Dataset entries
[Start of Attachment]
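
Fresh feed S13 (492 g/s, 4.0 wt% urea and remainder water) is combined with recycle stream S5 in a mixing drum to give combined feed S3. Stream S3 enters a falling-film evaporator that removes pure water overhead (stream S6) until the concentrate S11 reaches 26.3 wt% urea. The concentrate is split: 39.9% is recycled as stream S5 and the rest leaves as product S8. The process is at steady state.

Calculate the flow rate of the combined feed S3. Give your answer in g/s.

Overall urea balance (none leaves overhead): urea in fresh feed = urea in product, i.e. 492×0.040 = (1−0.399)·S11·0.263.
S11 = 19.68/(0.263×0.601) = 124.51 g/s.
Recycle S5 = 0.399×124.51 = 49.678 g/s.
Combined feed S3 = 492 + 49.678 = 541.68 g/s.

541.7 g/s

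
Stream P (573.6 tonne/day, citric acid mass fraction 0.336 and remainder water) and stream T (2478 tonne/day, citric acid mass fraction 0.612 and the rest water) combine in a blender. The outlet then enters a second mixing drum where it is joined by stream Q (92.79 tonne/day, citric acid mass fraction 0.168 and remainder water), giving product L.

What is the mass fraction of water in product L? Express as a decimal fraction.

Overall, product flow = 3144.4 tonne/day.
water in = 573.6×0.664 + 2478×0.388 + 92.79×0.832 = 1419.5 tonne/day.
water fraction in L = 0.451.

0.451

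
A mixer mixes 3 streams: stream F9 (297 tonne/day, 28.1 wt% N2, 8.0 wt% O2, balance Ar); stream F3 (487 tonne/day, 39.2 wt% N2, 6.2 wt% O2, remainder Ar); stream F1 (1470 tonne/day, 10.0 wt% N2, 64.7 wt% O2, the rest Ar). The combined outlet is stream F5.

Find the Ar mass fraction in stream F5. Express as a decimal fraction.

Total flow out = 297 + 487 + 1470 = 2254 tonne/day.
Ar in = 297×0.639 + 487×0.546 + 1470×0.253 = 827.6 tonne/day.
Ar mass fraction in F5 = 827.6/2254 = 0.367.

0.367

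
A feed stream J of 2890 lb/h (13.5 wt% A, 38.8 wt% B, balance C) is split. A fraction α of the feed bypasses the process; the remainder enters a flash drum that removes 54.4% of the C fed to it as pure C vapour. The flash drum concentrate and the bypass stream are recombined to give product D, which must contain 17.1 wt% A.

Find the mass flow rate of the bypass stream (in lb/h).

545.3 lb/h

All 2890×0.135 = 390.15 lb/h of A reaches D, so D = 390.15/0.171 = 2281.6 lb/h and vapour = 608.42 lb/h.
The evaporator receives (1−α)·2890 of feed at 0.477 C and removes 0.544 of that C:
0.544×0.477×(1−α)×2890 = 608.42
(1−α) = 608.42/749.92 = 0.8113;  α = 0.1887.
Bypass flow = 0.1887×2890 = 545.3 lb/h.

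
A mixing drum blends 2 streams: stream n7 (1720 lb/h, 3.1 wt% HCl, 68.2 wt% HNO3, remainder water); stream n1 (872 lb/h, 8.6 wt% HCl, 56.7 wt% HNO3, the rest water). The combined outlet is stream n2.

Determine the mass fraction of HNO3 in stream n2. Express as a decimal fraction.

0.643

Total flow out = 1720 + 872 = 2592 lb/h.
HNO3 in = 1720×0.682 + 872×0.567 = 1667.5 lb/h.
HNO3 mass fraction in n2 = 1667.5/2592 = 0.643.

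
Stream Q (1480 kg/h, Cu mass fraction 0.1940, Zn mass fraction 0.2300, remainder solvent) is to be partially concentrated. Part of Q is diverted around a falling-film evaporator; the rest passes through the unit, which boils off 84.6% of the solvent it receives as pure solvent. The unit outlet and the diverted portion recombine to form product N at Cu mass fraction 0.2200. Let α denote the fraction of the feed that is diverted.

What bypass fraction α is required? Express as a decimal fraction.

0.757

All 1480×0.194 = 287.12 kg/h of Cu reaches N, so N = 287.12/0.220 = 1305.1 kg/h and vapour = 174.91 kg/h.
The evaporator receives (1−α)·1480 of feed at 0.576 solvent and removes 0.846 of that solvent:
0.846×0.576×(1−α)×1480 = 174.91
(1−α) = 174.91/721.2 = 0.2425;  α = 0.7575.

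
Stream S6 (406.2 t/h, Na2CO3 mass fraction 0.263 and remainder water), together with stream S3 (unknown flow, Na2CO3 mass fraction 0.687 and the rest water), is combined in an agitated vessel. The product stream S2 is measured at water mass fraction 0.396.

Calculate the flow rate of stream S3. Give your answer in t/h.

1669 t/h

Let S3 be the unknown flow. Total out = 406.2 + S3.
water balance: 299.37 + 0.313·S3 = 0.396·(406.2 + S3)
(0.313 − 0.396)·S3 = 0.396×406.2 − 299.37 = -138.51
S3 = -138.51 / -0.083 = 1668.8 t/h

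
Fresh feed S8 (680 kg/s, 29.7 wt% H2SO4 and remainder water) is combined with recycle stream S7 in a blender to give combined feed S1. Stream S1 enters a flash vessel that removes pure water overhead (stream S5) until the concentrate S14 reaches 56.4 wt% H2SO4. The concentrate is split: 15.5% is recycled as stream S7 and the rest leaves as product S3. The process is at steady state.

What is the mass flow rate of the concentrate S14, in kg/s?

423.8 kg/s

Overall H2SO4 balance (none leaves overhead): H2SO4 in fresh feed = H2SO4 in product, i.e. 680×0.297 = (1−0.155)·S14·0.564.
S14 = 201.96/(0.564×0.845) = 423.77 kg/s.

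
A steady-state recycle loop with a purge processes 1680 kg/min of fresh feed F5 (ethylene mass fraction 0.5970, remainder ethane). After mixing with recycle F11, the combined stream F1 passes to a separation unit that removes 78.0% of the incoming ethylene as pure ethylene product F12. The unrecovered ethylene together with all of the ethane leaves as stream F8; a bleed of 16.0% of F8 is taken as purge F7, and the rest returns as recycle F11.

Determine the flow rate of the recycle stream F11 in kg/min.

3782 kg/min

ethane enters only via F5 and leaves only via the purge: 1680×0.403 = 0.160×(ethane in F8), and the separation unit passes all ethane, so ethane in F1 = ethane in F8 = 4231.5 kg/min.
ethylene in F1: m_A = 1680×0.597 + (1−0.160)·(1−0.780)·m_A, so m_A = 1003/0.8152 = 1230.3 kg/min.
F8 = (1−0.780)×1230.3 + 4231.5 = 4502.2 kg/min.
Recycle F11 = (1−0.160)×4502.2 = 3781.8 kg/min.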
[End of Attachment]
**The problem:** Print, from the entries above, the line with "Determine the mass", the line with "Stream S6 (406.2" and all lines between them, exactly and with nothing else.

**Response to this task:**
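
Determine the mass fraction of HNO3 in stream n2. Express as a decimal fraction.

0.643

Total flow out = 1720 + 872 = 2592 lb/h.
HNO3 in = 1720×0.682 + 872×0.567 = 1667.5 lb/h.
HNO3 mass fraction in n2 = 1667.5/2592 = 0.643.

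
Stream Q (1480 kg/h, Cu mass fraction 0.1940, Zn mass fraction 0.2300, remainder solvent) is to be partially concentrated. Part of Q is diverted around a falling-film evaporator; the rest passes through the unit, which boils off 84.6% of the solvent it receives as pure solvent. The unit outlet and the diverted portion recombine to form product N at Cu mass fraction 0.2200. Let α denote the fraction of the feed that is diverted.

What bypass fraction α is required? Express as a decimal fraction.

0.757

All 1480×0.194 = 287.12 kg/h of Cu reaches N, so N = 287.12/0.220 = 1305.1 kg/h and vapour = 174.91 kg/h.
The evaporator receives (1−α)·1480 of feed at 0.576 solvent and removes 0.846 of that solvent:
0.846×0.576×(1−α)×1480 = 174.91
(1−α) = 174.91/721.2 = 0.2425;  α = 0.7575.

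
Stream S6 (406.2 t/h, Na2CO3 mass fraction 0.263 and remainder water), together with stream S3 (unknown flow, Na2CO3 mass fraction 0.687 and the rest water), is combined in an agitated vessel. The product stream S2 is measured at water mass fraction 0.396.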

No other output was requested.